*Provided information:*
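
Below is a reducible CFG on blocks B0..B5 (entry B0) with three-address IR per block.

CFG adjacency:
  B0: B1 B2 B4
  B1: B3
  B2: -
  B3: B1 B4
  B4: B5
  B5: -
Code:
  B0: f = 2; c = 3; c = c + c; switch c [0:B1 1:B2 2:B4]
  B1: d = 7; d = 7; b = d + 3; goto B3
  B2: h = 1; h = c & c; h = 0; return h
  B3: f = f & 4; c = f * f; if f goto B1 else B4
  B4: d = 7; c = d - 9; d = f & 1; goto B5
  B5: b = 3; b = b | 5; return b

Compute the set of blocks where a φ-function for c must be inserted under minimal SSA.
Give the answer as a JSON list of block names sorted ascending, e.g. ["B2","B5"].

idom tree: B1←B0 B2←B0 B3←B1 B4←B0 B5←B4
Join-block Dom:
  B1: preds {B0,B3}: {B0} ∩ {B0,B1,B3} = {B0}; idom=B0
  B4: preds {B0,B3}: {B0} ∩ {B0,B1,B3} = {B0}; idom=B0

Frontier:
  B1←B0: walk · to B0
  B1←B3: walk B3→B1 to B0
  B4←B0: walk · to B0
  B4←B3: walk B3→B1 to B0
  B0 → ∅
  B1 → {B1,B4}
  B2 → ∅
  B3 → {B1,B4}
  B4 → ∅
  B5 → ∅

φ for c: defs {B0,B3,B4}
  DF⁺ = {B1,B4}

Answer: ["B1", "B4"]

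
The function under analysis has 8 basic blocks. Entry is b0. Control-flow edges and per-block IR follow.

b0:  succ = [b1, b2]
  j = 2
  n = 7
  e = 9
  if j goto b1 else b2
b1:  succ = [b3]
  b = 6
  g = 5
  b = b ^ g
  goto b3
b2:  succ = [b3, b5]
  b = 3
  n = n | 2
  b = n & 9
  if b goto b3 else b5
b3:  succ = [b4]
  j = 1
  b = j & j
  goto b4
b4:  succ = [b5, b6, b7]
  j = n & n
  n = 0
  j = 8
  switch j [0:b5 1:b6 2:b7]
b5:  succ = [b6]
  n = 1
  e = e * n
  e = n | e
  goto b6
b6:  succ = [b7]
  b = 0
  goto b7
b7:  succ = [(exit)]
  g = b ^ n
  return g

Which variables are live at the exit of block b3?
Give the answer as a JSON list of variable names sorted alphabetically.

def/use:
  b0: def={e,j,n} ue=∅
  b1: def={b,g} ue=∅
  b2: def={b,n} ue={n}
  b3: def={b,j} ue=∅
  b4: def={j,n} ue={n}
  b5: def={e,n} ue={e}
  b6: def={b} ue=∅
  b7: def={g} ue={b,n}

Live sets:
  b0: in=∅ out={e,n}
  b1: in={e,n} out={e,n}
  b2: in={e,n} out={e,n}
  b3: in={e,n} out={b,e,n}
  b4: in={b,e,n} out={b,e,n}
  b5: in={e} out={n}
  b6: in={n} out={b,n}
  b7: in={b,n} out=∅

live-out(b3) = ["b", "e", "n"]

Answer: ["b", "e", "n"]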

*Exercise prompt:* Only one stretch is wanted, so please give again exactly the lines from the start of the data through the line containing "Compute the set", both ends included.

*Written reply:*
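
Below is a reducible CFG on blocks B0..B5 (entry B0) with three-address IR per block.

CFG adjacency:
  B0: B1 B2 B4
  B1: B3
  B2: -
  B3: B1 B4
  B4: B5
  B5: -
Code:
  B0: f = 2; c = 3; c = c + c; switch c [0:B1 1:B2 2:B4]
  B1: d = 7; d = 7; b = d + 3; goto B3
  B2: h = 1; h = c & c; h = 0; return h
  B3: f = f & 4; c = f * f; if f goto B1 else B4
  B4: d = 7; c = d - 9; d = f & 1; goto B5
  B5: b = 3; b = b | 5; return b

Compute the set of blocks where a φ-function for c must be inserted under minimal SSA.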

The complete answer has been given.